■ What is being asked ■
Your output should be the lines of the entries below, exactly, from the first one through the line that holds "Answer: -285/17957 ≈ -0.015871".

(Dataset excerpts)
- Opening Delimiter -

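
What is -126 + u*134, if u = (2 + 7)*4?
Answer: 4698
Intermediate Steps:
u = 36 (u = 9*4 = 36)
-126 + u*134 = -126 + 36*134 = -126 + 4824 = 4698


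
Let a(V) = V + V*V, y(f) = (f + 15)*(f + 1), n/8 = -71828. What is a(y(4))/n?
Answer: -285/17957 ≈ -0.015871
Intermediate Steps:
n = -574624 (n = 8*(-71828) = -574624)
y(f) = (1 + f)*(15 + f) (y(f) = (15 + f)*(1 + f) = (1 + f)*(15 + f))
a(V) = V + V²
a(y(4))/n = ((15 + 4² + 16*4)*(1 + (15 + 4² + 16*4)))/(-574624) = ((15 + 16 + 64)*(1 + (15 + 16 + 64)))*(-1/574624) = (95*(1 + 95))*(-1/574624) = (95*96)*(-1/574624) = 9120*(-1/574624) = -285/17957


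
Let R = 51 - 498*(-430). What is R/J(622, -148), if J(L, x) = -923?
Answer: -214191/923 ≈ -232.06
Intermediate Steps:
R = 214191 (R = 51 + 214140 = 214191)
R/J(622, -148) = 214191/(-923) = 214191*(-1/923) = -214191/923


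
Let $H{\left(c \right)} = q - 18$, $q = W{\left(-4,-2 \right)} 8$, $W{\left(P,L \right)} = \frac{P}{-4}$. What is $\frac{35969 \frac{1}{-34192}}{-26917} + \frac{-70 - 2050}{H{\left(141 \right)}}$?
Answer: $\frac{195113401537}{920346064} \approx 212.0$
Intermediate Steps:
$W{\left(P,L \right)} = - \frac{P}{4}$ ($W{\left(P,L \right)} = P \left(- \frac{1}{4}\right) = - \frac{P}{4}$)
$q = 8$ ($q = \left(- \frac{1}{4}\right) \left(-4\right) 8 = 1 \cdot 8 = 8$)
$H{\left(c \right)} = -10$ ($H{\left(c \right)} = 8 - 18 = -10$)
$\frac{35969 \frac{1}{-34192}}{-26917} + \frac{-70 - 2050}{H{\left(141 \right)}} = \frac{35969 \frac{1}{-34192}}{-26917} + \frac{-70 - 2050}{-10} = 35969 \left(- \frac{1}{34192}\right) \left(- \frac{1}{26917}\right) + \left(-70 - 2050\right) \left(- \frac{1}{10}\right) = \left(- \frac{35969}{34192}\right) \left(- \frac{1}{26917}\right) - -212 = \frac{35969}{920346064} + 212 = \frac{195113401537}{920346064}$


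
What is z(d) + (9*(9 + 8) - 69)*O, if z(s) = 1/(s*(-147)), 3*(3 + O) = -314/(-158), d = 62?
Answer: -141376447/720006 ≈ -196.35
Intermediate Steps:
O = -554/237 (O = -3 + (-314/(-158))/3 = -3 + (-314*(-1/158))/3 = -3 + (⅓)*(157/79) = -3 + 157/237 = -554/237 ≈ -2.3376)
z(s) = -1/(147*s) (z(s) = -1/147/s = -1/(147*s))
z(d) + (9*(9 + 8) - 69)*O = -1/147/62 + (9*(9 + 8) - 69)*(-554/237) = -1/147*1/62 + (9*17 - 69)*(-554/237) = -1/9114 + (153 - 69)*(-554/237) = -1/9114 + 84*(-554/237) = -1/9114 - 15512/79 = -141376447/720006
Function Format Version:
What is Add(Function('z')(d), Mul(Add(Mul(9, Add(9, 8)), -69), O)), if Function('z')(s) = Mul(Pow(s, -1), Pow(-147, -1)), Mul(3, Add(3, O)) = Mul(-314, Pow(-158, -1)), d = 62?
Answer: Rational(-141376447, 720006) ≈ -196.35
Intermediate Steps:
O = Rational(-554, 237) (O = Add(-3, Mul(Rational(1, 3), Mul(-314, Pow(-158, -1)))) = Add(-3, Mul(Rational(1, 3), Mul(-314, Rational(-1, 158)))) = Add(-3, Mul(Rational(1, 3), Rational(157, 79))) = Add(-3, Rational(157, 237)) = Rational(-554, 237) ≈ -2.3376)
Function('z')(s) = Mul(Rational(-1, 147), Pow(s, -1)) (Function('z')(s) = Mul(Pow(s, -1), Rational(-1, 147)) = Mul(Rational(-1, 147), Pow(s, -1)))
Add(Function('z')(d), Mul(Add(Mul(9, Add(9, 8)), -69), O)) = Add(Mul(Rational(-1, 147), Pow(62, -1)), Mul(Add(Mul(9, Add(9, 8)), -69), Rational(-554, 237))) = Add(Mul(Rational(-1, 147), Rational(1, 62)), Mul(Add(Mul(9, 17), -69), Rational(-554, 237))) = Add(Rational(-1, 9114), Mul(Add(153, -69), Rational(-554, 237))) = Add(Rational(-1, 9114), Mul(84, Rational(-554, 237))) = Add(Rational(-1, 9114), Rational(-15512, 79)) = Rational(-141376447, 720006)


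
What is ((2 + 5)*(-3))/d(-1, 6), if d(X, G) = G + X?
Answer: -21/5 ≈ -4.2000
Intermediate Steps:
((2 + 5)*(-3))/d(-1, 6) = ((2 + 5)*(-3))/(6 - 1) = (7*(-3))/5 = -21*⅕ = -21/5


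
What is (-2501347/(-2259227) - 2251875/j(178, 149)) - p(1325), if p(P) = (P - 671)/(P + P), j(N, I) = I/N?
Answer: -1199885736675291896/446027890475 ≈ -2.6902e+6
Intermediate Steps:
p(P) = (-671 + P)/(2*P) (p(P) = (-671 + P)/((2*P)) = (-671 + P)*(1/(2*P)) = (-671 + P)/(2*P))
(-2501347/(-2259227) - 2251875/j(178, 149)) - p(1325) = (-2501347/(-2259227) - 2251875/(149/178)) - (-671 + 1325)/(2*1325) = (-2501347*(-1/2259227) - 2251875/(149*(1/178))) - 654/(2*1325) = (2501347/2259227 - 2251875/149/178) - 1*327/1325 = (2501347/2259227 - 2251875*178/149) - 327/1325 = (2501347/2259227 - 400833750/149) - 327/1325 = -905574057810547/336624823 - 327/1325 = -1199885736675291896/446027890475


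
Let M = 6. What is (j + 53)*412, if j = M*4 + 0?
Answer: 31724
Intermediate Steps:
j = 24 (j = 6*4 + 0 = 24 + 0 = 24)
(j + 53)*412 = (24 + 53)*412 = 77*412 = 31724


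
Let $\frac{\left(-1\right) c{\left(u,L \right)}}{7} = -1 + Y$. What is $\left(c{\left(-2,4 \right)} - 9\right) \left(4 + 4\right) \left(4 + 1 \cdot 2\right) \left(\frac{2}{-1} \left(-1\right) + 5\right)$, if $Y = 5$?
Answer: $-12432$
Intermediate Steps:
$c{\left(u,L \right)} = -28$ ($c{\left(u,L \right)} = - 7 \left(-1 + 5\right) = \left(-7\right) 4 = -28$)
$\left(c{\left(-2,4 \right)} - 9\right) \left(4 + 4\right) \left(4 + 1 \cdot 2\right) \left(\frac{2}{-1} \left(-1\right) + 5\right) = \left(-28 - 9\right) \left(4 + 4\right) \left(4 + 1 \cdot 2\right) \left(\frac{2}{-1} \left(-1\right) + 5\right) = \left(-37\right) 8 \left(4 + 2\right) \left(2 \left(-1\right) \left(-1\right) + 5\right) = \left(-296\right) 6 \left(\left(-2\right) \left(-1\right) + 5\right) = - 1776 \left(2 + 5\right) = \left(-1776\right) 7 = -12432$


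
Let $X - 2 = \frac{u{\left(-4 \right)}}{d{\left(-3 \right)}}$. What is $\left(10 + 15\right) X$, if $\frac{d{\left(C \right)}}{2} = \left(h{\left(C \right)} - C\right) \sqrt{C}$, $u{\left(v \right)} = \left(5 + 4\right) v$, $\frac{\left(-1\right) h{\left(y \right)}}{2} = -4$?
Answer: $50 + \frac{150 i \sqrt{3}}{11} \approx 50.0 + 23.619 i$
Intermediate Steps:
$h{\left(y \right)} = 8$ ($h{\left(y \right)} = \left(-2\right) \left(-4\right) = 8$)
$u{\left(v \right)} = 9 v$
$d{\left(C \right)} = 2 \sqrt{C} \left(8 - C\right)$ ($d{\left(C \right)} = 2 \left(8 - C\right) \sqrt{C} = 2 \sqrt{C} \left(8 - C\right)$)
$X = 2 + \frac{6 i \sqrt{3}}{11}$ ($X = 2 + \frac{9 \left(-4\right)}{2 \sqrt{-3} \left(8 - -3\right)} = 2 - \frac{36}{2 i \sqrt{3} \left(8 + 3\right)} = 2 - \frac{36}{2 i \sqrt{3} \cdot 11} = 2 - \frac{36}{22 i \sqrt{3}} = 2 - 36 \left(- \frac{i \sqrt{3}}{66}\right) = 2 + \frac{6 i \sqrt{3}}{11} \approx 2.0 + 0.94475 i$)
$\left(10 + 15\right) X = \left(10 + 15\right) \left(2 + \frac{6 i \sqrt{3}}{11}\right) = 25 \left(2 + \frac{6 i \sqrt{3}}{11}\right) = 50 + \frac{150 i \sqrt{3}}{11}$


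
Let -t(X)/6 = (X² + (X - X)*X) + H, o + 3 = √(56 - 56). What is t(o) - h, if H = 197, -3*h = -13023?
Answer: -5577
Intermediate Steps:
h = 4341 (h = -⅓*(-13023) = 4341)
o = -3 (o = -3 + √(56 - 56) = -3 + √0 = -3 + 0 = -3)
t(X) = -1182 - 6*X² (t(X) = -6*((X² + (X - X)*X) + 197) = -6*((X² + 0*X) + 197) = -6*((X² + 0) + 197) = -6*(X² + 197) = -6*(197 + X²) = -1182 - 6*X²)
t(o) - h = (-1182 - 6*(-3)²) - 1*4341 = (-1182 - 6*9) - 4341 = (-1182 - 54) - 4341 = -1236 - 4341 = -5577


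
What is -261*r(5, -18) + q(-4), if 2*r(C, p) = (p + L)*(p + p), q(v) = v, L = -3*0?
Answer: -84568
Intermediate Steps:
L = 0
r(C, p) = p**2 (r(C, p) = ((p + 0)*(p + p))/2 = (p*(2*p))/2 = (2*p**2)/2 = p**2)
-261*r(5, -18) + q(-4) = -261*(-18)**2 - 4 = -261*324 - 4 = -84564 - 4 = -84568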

- Closing Delimiter -

■ Response area ■
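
What is -126 + u*134, if u = (2 + 7)*4?
Answer: 4698
Intermediate Steps:
u = 36 (u = 9*4 = 36)
-126 + u*134 = -126 + 36*134 = -126 + 4824 = 4698


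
Let a(V) = V + V*V, y(f) = (f + 15)*(f + 1), n/8 = -71828. What is a(y(4))/n?
Answer: -285/17957 ≈ -0.015871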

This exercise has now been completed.